## Instructions for the task
The complete set of records should be given again verbatim.

[Source data]

□ □ □

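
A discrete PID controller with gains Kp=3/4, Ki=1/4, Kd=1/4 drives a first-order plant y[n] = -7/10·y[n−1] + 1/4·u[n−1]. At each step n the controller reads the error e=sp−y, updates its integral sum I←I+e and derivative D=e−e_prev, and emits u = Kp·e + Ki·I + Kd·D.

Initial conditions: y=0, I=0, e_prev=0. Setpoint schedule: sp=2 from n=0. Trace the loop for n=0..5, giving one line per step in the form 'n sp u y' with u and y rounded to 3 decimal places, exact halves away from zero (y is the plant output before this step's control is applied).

(exact arithmetic carried between steps; '≈' marks a value shown rounded to 6 d.p. or computed from one; I and e_prev carry over from the previous line; the table rounds u and y to 3 d.p., halves away from zero)
n=0: y=0, sp=2, e=sp−y=2; I=2, D=e−e_prev=2; u=3/4·2+1/4·2+1/4·2=2.5; next y=-7/10·0+1/4·2.5=0.625
n=1: y=0.625, sp=2, e=sp−y=1.375; I=3.375, D=e−e_prev=-0.625; u=3/4·1.375+1/4·3.375+1/4·(-0.625)=1.71875; next y=-7/10·0.625+1/4·1.71875≈-0.007813
n=2: y≈-0.007813, sp=2, e=sp−y≈2.007813; I≈5.382813, D=e−e_prev≈0.632813; u=3/4·2.007813+1/4·5.382813+1/4·0.632813≈3.009766; next y=-7/10·(-0.007813)+1/4·3.009766≈0.757910
n=3: y≈0.757910, sp=2, e=sp−y≈1.242090; I≈6.624902, D=e−e_prev≈-0.765723; u=3/4·1.242090+1/4·6.624902+1/4·(-0.765723)≈2.396362; next y=-7/10·0.757910+1/4·2.396362≈0.068553
n=4: y≈0.068553, sp=2, e=sp−y≈1.931447; I≈8.556349, D=e−e_prev≈0.689357; u=3/4·1.931447+1/4·8.556349+1/4·0.689357≈3.760011; next y=-7/10·0.068553+1/4·3.760011≈0.892015
n=5: y≈0.892015, sp=2, e=sp−y≈1.107985; I≈9.664333, D=e−e_prev≈-0.823462; u=3/4·1.107985+1/4·9.664333+1/4·(-0.823462)≈3.041206; next y=-7/10·0.892015+1/4·3.041206≈0.135891

0 2 2.500 0.000
1 2 1.719 0.625
2 2 3.010 -0.008
3 2 2.396 0.758
4 2 3.760 0.069
5 2 3.041 0.892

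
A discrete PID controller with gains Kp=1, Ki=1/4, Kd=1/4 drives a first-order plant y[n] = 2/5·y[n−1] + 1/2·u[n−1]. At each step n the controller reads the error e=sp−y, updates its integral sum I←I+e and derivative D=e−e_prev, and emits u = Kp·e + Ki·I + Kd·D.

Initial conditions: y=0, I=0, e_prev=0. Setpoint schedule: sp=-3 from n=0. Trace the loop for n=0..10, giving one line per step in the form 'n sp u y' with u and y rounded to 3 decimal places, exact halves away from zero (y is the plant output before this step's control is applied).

0 -3 -4.500 0.000
1 -3 -1.125 -2.250
2 -3 -3.056 -1.463
3 -3 -2.268 -2.113
4 -3 -2.853 -1.979
5 -3 -2.716 -2.218
6 -3 -2.931 -2.245
7 -3 -2.949 -2.364
8 -3 -3.053 -2.420
9 -3 -3.100 -2.494
10 -3 -3.165 -2.548

(exact arithmetic carried between steps; '≈' marks a value shown rounded to 6 d.p. or computed from one; I and e_prev carry over from the previous line; the table rounds u and y to 3 d.p., halves away from zero)
n=0: y=0, sp=-3, e=sp−y=-3; I=-3, D=e−e_prev=-3; u=1·(-3)+1/4·(-3)+1/4·(-3)=-4.5; next y=2/5·0+1/2·(-4.5)=-2.25
n=1: y=-2.25, sp=-3, e=sp−y=-0.75; I=-3.75, D=e−e_prev=2.25; u=1·(-0.75)+1/4·(-3.75)+1/4·2.25=-1.125; next y=2/5·(-2.25)+1/2·(-1.125)=-1.4625
n=2: y=-1.4625, sp=-3, e=sp−y=-1.5375; I=-5.2875, D=e−e_prev=-0.7875; u=1·(-1.5375)+1/4·(-5.2875)+1/4·(-0.7875)=-3.05625; next y=2/5·(-1.4625)+1/2·(-3.05625)=-2.113125
n=3: y=-2.113125, sp=-3, e=sp−y=-0.886875; I=-6.174375, D=e−e_prev=0.650625; u=1·(-0.886875)+1/4·(-6.174375)+1/4·0.650625≈-2.267813; next y=2/5·(-2.113125)+1/2·(-2.267813)≈-1.979156
n=4: y≈-1.979156, sp=-3, e=sp−y≈-1.020844; I≈-7.195219, D=e−e_prev≈-0.133969; u=1·(-1.020844)+1/4·(-7.195219)+1/4·(-0.133969)≈-2.853141; next y=2/5·(-1.979156)+1/2·(-2.853141)≈-2.218233
n=5: y≈-2.218233, sp=-3, e=sp−y≈-0.781767; I≈-7.976986, D=e−e_prev≈0.239077; u=1·(-0.781767)+1/4·(-7.976986)+1/4·0.239077≈-2.716245; next y=2/5·(-2.218233)+1/2·(-2.716245)≈-2.245415
n=6: y≈-2.245415, sp=-3, e=sp−y≈-0.754585; I≈-8.731571, D=e−e_prev≈0.027183; u=1·(-0.754585)+1/4·(-8.731571)+1/4·0.027183≈-2.930682; next y=2/5·(-2.245415)+1/2·(-2.930682)≈-2.363507
n=7: y≈-2.363507, sp=-3, e=sp−y≈-0.636493; I≈-9.368064, D=e−e_prev≈0.118092; u=1·(-0.636493)+1/4·(-9.368064)+1/4·0.118092≈-2.948986; next y=2/5·(-2.363507)+1/2·(-2.948986)≈-2.419896
n=8: y≈-2.419896, sp=-3, e=sp−y≈-0.580104; I≈-9.948168, D=e−e_prev≈0.056389; u=1·(-0.580104)+1/4·(-9.948168)+1/4·0.056389≈-3.053049; next y=2/5·(-2.419896)+1/2·(-3.053049)≈-2.494483
n=9: y≈-2.494483, sp=-3, e=sp−y≈-0.505517; I≈-10.453685, D=e−e_prev≈0.074587; u=1·(-0.505517)+1/4·(-10.453685)+1/4·0.074587≈-3.100292; next y=2/5·(-2.494483)+1/2·(-3.100292)≈-2.547939
n=10: y≈-2.547939, sp=-3, e=sp−y≈-0.452061; I≈-10.905746, D=e−e_prev≈0.053456; u=1·(-0.452061)+1/4·(-10.905746)+1/4·0.053456≈-3.165133; next y=2/5·(-2.547939)+1/2·(-3.165133)≈-2.601742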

□ □ □

## Reply to the task
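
A discrete PID controller with gains Kp=3/4, Ki=1/4, Kd=1/4 drives a first-order plant y[n] = -7/10·y[n−1] + 1/4·u[n−1]. At each step n the controller reads the error e=sp−y, updates its integral sum I←I+e and derivative D=e−e_prev, and emits u = Kp·e + Ki·I + Kd·D.

Initial conditions: y=0, I=0, e_prev=0. Setpoint schedule: sp=2 from n=0. Trace the loop for n=0..5, giving one line per step in the form 'n sp u y' with u and y rounded to 3 decimal places, exact halves away from zero (y is the plant output before this step's control is applied).

(exact arithmetic carried between steps; '≈' marks a value shown rounded to 6 d.p. or computed from one; I and e_prev carry over from the previous line; the table rounds u and y to 3 d.p., halves away from zero)
n=0: y=0, sp=2, e=sp−y=2; I=2, D=e−e_prev=2; u=3/4·2+1/4·2+1/4·2=2.5; next y=-7/10·0+1/4·2.5=0.625
n=1: y=0.625, sp=2, e=sp−y=1.375; I=3.375, D=e−e_prev=-0.625; u=3/4·1.375+1/4·3.375+1/4·(-0.625)=1.71875; next y=-7/10·0.625+1/4·1.71875≈-0.007813
n=2: y≈-0.007813, sp=2, e=sp−y≈2.007813; I≈5.382813, D=e−e_prev≈0.632813; u=3/4·2.007813+1/4·5.382813+1/4·0.632813≈3.009766; next y=-7/10·(-0.007813)+1/4·3.009766≈0.757910
n=3: y≈0.757910, sp=2, e=sp−y≈1.242090; I≈6.624902, D=e−e_prev≈-0.765723; u=3/4·1.242090+1/4·6.624902+1/4·(-0.765723)≈2.396362; next y=-7/10·0.757910+1/4·2.396362≈0.068553
n=4: y≈0.068553, sp=2, e=sp−y≈1.931447; I≈8.556349, D=e−e_prev≈0.689357; u=3/4·1.931447+1/4·8.556349+1/4·0.689357≈3.760011; next y=-7/10·0.068553+1/4·3.760011≈0.892015
n=5: y≈0.892015, sp=2, e=sp−y≈1.107985; I≈9.664333, D=e−e_prev≈-0.823462; u=3/4·1.107985+1/4·9.664333+1/4·(-0.823462)≈3.041206; next y=-7/10·0.892015+1/4·3.041206≈0.135891

0 2 2.500 0.000
1 2 1.719 0.625
2 2 3.010 -0.008
3 2 2.396 0.758
4 2 3.760 0.069
5 2 3.041 0.892

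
A discrete PID controller with gains Kp=1, Ki=1/4, Kd=1/4 drives a first-order plant y[n] = 2/5·y[n−1] + 1/2·u[n−1]. At each step n the controller reads the error e=sp−y, updates its integral sum I←I+e and derivative D=e−e_prev, and emits u = Kp·e + Ki·I + Kd·D.

Initial conditions: y=0, I=0, e_prev=0. Setpoint schedule: sp=-3 from n=0. Trace the loop for n=0..10, giving one line per step in the form 'n sp u y' with u and y rounded to 3 decimal places, exact halves away from zero (y is the plant output before this step's control is applied).

0 -3 -4.500 0.000
1 -3 -1.125 -2.250
2 -3 -3.056 -1.463
3 -3 -2.268 -2.113
4 -3 -2.853 -1.979
5 -3 -2.716 -2.218
6 -3 -2.931 -2.245
7 -3 -2.949 -2.364
8 -3 -3.053 -2.420
9 -3 -3.100 -2.494
10 -3 -3.165 -2.548

(exact arithmetic carried between steps; '≈' marks a value shown rounded to 6 d.p. or computed from one; I and e_prev carry over from the previous line; the table rounds u and y to 3 d.p., halves away from zero)
n=0: y=0, sp=-3, e=sp−y=-3; I=-3, D=e−e_prev=-3; u=1·(-3)+1/4·(-3)+1/4·(-3)=-4.5; next y=2/5·0+1/2·(-4.5)=-2.25
n=1: y=-2.25, sp=-3, e=sp−y=-0.75; I=-3.75, D=e−e_prev=2.25; u=1·(-0.75)+1/4·(-3.75)+1/4·2.25=-1.125; next y=2/5·(-2.25)+1/2·(-1.125)=-1.4625
n=2: y=-1.4625, sp=-3, e=sp−y=-1.5375; I=-5.2875, D=e−e_prev=-0.7875; u=1·(-1.5375)+1/4·(-5.2875)+1/4·(-0.7875)=-3.05625; next y=2/5·(-1.4625)+1/2·(-3.05625)=-2.113125
n=3: y=-2.113125, sp=-3, e=sp−y=-0.886875; I=-6.174375, D=e−e_prev=0.650625; u=1·(-0.886875)+1/4·(-6.174375)+1/4·0.650625≈-2.267813; next y=2/5·(-2.113125)+1/2·(-2.267813)≈-1.979156
n=4: y≈-1.979156, sp=-3, e=sp−y≈-1.020844; I≈-7.195219, D=e−e_prev≈-0.133969; u=1·(-1.020844)+1/4·(-7.195219)+1/4·(-0.133969)≈-2.853141; next y=2/5·(-1.979156)+1/2·(-2.853141)≈-2.218233
n=5: y≈-2.218233, sp=-3, e=sp−y≈-0.781767; I≈-7.976986, D=e−e_prev≈0.239077; u=1·(-0.781767)+1/4·(-7.976986)+1/4·0.239077≈-2.716245; next y=2/5·(-2.218233)+1/2·(-2.716245)≈-2.245415
n=6: y≈-2.245415, sp=-3, e=sp−y≈-0.754585; I≈-8.731571, D=e−e_prev≈0.027183; u=1·(-0.754585)+1/4·(-8.731571)+1/4·0.027183≈-2.930682; next y=2/5·(-2.245415)+1/2·(-2.930682)≈-2.363507
n=7: y≈-2.363507, sp=-3, e=sp−y≈-0.636493; I≈-9.368064, D=e−e_prev≈0.118092; u=1·(-0.636493)+1/4·(-9.368064)+1/4·0.118092≈-2.948986; next y=2/5·(-2.363507)+1/2·(-2.948986)≈-2.419896
n=8: y≈-2.419896, sp=-3, e=sp−y≈-0.580104; I≈-9.948168, D=e−e_prev≈0.056389; u=1·(-0.580104)+1/4·(-9.948168)+1/4·0.056389≈-3.053049; next y=2/5·(-2.419896)+1/2·(-3.053049)≈-2.494483
n=9: y≈-2.494483, sp=-3, e=sp−y≈-0.505517; I≈-10.453685, D=e−e_prev≈0.074587; u=1·(-0.505517)+1/4·(-10.453685)+1/4·0.074587≈-3.100292; next y=2/5·(-2.494483)+1/2·(-3.100292)≈-2.547939
n=10: y≈-2.547939, sp=-3, e=sp−y≈-0.452061; I≈-10.905746, D=e−e_prev≈0.053456; u=1·(-0.452061)+1/4·(-10.905746)+1/4·0.053456≈-3.165133; next y=2/5·(-2.547939)+1/2·(-3.165133)≈-2.601742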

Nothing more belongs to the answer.